### Task objective
Retype each of the entries below exactly as written.

(Recorded data)
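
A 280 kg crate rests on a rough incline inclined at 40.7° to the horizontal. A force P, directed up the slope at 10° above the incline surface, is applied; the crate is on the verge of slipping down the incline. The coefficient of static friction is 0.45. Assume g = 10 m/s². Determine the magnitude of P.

P ≈ 960 N

On the verge of sliding down the incline, friction equals μN and acts up the slope.
Perpendicular: N + P sin 10° = W cos 40.7° = 2123 N.
Along incline: P cos 10° + μN = W sin 40.7° with W sin 40.7° = 1826 N.
Solving the pair for P and N: P = 960.3 N, N = 1956 N (and f = μN = 880.2 N).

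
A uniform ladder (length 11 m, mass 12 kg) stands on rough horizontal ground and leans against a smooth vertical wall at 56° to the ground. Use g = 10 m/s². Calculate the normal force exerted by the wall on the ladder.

N_wall ≈ 40.5 N

Torques about the foot: N_wall · 11 sin 56° = 12×10×5.5 cos 56° → N_wall = 40.471 N.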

### Answer to this exercise
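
A 280 kg crate rests on a rough incline inclined at 40.7° to the horizontal. A force P, directed up the slope at 10° above the incline surface, is applied; the crate is on the verge of slipping down the incline. The coefficient of static friction is 0.45. Assume g = 10 m/s². Determine the magnitude of P.

P ≈ 960 N

On the verge of sliding down the incline, friction equals μN and acts up the slope.
Perpendicular: N + P sin 10° = W cos 40.7° = 2123 N.
Along incline: P cos 10° + μN = W sin 40.7° with W sin 40.7° = 1826 N.
Solving the pair for P and N: P = 960.3 N, N = 1956 N (and f = μN = 880.2 N).

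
A uniform ladder (length 11 m, mass 12 kg) stands on rough horizontal ground and leans against a smooth vertical wall at 56° to the ground. Use g = 10 m/s². Calculate the normal force exerted by the wall on the ladder.

N_wall ≈ 40.5 N

Torques about the foot: N_wall · 11 sin 56° = 12×10×5.5 cos 56° → N_wall = 40.471 N.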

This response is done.